(Data excerpts)
····················

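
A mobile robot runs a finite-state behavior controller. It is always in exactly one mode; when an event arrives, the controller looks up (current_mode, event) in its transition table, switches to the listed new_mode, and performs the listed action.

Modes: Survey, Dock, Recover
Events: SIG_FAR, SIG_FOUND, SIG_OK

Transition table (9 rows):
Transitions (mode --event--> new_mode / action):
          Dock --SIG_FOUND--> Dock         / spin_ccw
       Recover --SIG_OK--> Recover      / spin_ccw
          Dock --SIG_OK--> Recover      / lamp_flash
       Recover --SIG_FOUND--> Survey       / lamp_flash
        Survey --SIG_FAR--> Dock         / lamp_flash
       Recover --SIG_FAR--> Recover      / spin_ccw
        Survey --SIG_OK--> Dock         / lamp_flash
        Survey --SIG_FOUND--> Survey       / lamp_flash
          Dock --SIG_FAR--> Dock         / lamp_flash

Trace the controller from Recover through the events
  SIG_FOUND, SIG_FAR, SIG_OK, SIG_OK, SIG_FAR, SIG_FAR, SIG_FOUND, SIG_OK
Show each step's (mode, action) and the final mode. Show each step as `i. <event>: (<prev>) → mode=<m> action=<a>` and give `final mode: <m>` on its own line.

final mode: Dock

1. SIG_FOUND: (Recover) → mode=Survey action=lamp_flash
2. SIG_FAR: (Survey) → mode=Dock action=lamp_flash
3. SIG_OK: (Dock) → mode=Recover action=lamp_flash
4. SIG_OK: (Recover) → mode=Recover action=spin_ccw
5. SIG_FAR: (Recover) → mode=Recover action=spin_ccw
6. SIG_FAR: (Recover) → mode=Recover action=spin_ccw
7. SIG_FOUND: (Recover) → mode=Survey action=lamp_flash
8. SIG_OK: (Survey) → mode=Dock action=lamp_flash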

····················

Set down, unchanged, the line that contains "SIG_FAR, SIG_FAR, SIG_FOUND, SIG_OK" together with every later line in the records, through the last one.

◆ TASK RESULT
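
  SIG_FOUND, SIG_FAR, SIG_OK, SIG_OK, SIG_FAR, SIG_FAR, SIG_FOUND, SIG_OK
Show each step's (mode, action) and the final mode. Show each step as `i. <event>: (<prev>) → mode=<m> action=<a>` and give `final mode: <m>` on its own line.

final mode: Dock

1. SIG_FOUND: (Recover) → mode=Survey action=lamp_flash
2. SIG_FAR: (Survey) → mode=Dock action=lamp_flash
3. SIG_OK: (Dock) → mode=Recover action=lamp_flash
4. SIG_OK: (Recover) → mode=Recover action=spin_ccw
5. SIG_FAR: (Recover) → mode=Recover action=spin_ccw
6. SIG_FAR: (Recover) → mode=Recover action=spin_ccw
7. SIG_FOUND: (Recover) → mode=Survey action=lamp_flash
8. SIG_OK: (Survey) → mode=Dock action=lamp_flash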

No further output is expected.